(Stored data)
====

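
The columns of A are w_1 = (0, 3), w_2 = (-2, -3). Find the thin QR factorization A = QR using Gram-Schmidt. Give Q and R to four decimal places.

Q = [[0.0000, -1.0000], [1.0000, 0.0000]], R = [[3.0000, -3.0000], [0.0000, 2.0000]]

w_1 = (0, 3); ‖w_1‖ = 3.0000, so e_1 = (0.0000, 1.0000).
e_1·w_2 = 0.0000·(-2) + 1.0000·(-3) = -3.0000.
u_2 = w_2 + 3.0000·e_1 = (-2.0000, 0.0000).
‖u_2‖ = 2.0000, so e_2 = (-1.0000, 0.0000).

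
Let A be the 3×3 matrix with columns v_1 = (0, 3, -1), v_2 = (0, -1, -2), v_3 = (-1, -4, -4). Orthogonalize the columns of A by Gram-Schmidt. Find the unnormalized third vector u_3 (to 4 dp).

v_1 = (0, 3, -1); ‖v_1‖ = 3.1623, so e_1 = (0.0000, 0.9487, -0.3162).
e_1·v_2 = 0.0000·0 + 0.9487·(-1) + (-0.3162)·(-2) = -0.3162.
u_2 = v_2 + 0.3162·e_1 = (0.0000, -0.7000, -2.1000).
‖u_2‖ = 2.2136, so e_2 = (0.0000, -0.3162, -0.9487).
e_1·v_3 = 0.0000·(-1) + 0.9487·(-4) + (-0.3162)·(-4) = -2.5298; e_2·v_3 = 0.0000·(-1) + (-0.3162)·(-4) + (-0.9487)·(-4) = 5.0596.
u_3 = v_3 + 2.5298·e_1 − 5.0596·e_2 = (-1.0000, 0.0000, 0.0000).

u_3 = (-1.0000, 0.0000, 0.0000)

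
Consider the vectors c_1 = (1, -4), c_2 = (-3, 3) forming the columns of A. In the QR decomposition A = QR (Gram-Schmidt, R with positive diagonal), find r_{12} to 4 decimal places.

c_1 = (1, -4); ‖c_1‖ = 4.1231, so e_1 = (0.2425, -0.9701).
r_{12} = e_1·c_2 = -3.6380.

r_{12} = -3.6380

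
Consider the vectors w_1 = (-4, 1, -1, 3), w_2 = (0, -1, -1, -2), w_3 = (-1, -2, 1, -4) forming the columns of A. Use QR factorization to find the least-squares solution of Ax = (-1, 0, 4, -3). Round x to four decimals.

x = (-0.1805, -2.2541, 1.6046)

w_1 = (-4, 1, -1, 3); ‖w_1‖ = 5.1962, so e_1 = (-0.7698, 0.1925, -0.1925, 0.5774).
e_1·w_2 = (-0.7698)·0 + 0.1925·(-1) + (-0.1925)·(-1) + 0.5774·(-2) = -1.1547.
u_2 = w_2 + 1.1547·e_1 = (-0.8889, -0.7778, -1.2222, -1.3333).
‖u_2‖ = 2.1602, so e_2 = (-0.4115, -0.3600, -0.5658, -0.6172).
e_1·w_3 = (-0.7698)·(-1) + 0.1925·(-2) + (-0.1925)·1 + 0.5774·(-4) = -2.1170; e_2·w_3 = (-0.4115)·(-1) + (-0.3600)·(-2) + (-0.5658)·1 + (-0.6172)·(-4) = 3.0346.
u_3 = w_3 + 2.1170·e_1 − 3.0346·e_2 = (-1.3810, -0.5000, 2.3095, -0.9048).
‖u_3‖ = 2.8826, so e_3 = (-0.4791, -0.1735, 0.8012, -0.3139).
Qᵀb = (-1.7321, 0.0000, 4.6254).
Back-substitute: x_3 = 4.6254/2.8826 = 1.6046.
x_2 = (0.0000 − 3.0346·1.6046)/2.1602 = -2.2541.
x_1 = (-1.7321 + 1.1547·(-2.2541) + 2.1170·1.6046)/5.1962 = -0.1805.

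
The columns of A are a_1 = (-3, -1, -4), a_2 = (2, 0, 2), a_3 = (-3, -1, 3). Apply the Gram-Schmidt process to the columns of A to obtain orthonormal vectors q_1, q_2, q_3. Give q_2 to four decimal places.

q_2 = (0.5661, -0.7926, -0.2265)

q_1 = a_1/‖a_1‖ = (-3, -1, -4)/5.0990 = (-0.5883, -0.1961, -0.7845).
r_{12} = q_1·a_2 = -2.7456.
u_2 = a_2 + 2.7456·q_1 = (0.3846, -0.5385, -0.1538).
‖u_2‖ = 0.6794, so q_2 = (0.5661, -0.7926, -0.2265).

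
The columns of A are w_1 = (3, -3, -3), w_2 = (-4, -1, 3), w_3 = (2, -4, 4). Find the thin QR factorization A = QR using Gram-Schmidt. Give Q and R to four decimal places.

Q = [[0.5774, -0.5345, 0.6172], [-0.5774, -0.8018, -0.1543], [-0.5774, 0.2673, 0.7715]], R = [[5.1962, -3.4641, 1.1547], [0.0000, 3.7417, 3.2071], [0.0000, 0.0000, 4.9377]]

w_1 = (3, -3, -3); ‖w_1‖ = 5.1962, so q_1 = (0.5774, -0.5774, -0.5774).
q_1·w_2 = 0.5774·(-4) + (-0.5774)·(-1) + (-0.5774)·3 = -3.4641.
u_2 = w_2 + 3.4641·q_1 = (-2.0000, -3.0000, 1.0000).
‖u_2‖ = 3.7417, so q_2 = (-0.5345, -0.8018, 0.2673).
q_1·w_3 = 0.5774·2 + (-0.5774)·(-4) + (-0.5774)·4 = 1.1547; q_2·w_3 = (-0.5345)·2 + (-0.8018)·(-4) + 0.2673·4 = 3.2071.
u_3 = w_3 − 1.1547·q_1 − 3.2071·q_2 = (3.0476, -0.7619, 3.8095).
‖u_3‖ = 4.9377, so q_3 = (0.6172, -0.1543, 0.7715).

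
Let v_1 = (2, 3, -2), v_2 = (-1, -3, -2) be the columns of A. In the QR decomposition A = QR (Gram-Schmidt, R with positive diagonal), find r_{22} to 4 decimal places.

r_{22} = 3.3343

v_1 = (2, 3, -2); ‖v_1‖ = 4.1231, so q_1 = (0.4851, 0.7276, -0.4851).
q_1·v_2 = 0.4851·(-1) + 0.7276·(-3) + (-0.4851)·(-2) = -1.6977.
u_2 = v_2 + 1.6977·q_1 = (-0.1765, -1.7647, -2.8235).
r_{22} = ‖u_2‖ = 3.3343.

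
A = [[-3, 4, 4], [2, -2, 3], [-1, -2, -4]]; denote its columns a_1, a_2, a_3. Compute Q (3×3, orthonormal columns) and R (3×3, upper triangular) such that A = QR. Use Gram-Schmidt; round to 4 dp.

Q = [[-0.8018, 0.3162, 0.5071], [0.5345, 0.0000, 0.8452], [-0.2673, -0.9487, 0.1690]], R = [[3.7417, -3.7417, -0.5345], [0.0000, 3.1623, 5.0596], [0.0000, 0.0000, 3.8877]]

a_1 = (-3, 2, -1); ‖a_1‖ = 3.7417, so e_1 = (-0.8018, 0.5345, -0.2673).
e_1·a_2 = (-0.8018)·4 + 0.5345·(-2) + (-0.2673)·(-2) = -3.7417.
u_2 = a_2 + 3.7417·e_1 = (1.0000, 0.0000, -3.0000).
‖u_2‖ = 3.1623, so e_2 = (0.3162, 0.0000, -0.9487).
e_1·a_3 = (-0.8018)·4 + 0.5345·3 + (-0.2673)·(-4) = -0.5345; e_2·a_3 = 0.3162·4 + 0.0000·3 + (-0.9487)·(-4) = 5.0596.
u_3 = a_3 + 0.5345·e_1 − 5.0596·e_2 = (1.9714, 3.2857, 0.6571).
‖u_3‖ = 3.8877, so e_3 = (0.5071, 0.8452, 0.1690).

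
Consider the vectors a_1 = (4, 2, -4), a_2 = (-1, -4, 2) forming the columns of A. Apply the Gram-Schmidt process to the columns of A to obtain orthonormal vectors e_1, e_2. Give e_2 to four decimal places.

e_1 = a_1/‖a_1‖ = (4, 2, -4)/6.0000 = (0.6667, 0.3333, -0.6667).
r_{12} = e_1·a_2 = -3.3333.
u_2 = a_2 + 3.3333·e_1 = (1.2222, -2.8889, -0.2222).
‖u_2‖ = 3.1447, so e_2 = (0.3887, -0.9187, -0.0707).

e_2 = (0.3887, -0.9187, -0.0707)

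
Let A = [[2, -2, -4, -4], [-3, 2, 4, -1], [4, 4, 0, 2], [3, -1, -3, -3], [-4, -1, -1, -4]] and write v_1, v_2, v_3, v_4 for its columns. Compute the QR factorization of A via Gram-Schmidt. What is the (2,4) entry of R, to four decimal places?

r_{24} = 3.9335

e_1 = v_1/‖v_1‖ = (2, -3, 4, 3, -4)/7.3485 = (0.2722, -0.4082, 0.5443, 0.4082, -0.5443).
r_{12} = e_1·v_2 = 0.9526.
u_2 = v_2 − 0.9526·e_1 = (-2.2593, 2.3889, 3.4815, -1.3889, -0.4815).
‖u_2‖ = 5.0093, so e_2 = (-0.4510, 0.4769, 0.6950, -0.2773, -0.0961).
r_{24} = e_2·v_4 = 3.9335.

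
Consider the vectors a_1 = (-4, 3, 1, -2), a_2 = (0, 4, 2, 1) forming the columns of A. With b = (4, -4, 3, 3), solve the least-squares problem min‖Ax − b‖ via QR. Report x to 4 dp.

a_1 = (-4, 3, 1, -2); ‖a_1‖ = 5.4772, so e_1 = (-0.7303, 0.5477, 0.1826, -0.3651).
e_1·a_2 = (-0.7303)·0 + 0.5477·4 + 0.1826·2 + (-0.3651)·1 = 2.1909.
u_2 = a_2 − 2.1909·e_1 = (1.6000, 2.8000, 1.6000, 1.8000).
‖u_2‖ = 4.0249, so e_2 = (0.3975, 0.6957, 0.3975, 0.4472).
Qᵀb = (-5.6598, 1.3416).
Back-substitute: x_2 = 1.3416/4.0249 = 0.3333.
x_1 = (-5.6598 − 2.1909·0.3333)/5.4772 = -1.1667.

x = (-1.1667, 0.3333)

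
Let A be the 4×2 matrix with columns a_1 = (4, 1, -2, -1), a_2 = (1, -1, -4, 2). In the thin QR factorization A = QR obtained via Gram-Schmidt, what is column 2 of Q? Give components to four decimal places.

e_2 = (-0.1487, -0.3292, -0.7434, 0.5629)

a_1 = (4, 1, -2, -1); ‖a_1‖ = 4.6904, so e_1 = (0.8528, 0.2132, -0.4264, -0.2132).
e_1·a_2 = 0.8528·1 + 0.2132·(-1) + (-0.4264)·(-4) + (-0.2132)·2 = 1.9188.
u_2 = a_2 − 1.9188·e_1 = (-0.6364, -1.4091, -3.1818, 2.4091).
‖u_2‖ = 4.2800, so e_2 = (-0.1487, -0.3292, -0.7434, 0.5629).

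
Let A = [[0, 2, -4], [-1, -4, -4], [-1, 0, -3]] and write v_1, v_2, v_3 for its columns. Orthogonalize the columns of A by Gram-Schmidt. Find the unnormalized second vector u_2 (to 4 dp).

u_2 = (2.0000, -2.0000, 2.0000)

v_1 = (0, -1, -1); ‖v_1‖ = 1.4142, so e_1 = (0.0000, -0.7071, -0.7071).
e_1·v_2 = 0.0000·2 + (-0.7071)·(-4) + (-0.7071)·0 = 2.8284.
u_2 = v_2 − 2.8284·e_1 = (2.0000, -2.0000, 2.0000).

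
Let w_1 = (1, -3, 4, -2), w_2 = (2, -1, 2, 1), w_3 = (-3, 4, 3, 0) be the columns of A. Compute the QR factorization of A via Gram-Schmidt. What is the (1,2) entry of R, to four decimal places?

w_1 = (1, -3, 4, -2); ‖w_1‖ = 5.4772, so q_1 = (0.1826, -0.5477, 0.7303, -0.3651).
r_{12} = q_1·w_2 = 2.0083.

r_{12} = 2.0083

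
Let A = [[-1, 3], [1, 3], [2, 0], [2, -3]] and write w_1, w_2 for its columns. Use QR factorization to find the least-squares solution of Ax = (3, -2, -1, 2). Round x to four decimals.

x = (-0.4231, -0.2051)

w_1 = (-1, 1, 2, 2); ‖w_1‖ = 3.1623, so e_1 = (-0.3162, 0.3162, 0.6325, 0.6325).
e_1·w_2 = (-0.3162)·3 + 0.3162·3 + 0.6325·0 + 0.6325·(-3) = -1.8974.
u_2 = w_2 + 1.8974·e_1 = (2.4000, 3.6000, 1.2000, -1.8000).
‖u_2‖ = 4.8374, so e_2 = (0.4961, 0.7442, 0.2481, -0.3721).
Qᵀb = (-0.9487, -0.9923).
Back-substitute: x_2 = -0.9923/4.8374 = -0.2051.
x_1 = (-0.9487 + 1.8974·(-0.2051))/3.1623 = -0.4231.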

====

* **What the task requires**: Your output must be the exact lines from the one containing "Let A = [[-1, 3], [1, 3], [2, 0], [2, -3]]" through the end of the data above, both included, and nothing more.

* **Task output**:
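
Let A = [[-1, 3], [1, 3], [2, 0], [2, -3]] and write w_1, w_2 for its columns. Use QR factorization to find the least-squares solution of Ax = (3, -2, -1, 2). Round x to four decimals.

x = (-0.4231, -0.2051)

w_1 = (-1, 1, 2, 2); ‖w_1‖ = 3.1623, so e_1 = (-0.3162, 0.3162, 0.6325, 0.6325).
e_1·w_2 = (-0.3162)·3 + 0.3162·3 + 0.6325·0 + 0.6325·(-3) = -1.8974.
u_2 = w_2 + 1.8974·e_1 = (2.4000, 3.6000, 1.2000, -1.8000).
‖u_2‖ = 4.8374, so e_2 = (0.4961, 0.7442, 0.2481, -0.3721).
Qᵀb = (-0.9487, -0.9923).
Back-substitute: x_2 = -0.9923/4.8374 = -0.2051.
x_1 = (-0.9487 + 1.8974·(-0.2051))/3.1623 = -0.4231.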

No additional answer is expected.